((

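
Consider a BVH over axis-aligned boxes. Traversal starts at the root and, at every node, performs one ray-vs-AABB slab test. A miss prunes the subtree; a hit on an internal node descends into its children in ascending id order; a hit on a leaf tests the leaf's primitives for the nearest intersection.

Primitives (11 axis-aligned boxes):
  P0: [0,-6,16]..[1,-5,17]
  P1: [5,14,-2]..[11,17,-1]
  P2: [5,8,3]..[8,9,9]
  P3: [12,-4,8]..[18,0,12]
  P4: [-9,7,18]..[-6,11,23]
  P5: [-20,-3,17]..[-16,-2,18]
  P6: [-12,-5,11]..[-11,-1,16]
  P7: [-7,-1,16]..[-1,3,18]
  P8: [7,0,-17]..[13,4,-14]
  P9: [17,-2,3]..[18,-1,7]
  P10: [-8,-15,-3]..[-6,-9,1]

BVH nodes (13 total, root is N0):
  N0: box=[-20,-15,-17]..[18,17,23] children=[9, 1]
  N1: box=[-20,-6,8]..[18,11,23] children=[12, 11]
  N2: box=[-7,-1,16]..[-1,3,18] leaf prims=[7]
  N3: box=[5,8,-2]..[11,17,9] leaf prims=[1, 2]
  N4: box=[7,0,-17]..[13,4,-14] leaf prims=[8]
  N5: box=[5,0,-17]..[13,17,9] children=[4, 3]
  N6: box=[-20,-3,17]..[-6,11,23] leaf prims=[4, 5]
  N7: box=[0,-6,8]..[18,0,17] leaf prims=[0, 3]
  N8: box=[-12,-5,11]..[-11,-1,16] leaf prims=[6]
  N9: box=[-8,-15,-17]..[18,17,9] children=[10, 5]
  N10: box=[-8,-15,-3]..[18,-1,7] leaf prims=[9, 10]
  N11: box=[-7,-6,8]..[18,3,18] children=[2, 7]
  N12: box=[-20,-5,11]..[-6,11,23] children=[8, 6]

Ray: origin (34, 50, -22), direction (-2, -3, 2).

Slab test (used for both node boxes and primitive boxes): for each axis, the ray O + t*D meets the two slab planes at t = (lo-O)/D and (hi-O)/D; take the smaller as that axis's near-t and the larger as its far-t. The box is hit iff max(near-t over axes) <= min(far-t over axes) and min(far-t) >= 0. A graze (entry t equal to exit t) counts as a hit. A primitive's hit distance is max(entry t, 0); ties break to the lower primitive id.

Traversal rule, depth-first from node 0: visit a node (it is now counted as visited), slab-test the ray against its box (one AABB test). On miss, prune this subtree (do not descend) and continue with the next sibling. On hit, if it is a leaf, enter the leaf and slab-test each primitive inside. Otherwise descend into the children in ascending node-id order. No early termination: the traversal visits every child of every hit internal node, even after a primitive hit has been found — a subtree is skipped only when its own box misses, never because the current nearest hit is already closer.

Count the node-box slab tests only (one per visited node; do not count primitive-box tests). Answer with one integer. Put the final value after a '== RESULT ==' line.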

))

## Prompt:
Your task is to restate all of the records above word for word.

## Solution for this problem:
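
Consider a BVH over axis-aligned boxes. Traversal starts at the root and, at every node, performs one ray-vs-AABB slab test. A miss prunes the subtree; a hit on an internal node descends into its children in ascending id order; a hit on a leaf tests the leaf's primitives for the nearest intersection.

Primitives (11 axis-aligned boxes):
  P0: [0,-6,16]..[1,-5,17]
  P1: [5,14,-2]..[11,17,-1]
  P2: [5,8,3]..[8,9,9]
  P3: [12,-4,8]..[18,0,12]
  P4: [-9,7,18]..[-6,11,23]
  P5: [-20,-3,17]..[-16,-2,18]
  P6: [-12,-5,11]..[-11,-1,16]
  P7: [-7,-1,16]..[-1,3,18]
  P8: [7,0,-17]..[13,4,-14]
  P9: [17,-2,3]..[18,-1,7]
  P10: [-8,-15,-3]..[-6,-9,1]

BVH nodes (13 total, root is N0):
  N0: box=[-20,-15,-17]..[18,17,23] children=[9, 1]
  N1: box=[-20,-6,8]..[18,11,23] children=[12, 11]
  N2: box=[-7,-1,16]..[-1,3,18] leaf prims=[7]
  N3: box=[5,8,-2]..[11,17,9] leaf prims=[1, 2]
  N4: box=[7,0,-17]..[13,4,-14] leaf prims=[8]
  N5: box=[5,0,-17]..[13,17,9] children=[4, 3]
  N6: box=[-20,-3,17]..[-6,11,23] leaf prims=[4, 5]
  N7: box=[0,-6,8]..[18,0,17] leaf prims=[0, 3]
  N8: box=[-12,-5,11]..[-11,-1,16] leaf prims=[6]
  N9: box=[-8,-15,-17]..[18,17,9] children=[10, 5]
  N10: box=[-8,-15,-3]..[18,-1,7] leaf prims=[9, 10]
  N11: box=[-7,-6,8]..[18,3,18] children=[2, 7]
  N12: box=[-20,-5,11]..[-6,11,23] children=[8, 6]

Ray: origin (34, 50, -22), direction (-2, -3, 2).

Slab test (used for both node boxes and primitive boxes): for each axis, the ray O + t*D meets the two slab planes at t = (lo-O)/D and (hi-O)/D; take the smaller as that axis's near-t and the larger as its far-t. The box is hit iff max(near-t over axes) <= min(far-t over axes) and min(far-t) >= 0. A graze (entry t equal to exit t) counts as a hit. A primitive's hit distance is max(entry t, 0); ties break to the lower primitive id.

Traversal rule, depth-first from node 0: visit a node (it is now counted as visited), slab-test the ray against its box (one AABB test). On miss, prune this subtree (do not descend) and continue with the next sibling. On hit, if it is a leaf, enter the leaf and slab-test each primitive inside. Otherwise descend into the children in ascending node-id order. No early termination: the traversal visits every child of every hit internal node, even after a primitive hit has been found — a subtree is skipped only when its own box misses, never because the current nearest hit is already closer.

Count the node-box slab tests only (one per visited node; do not count primitive-box tests). Answer with one integer. Put the final value after a '== RESULT ==' line.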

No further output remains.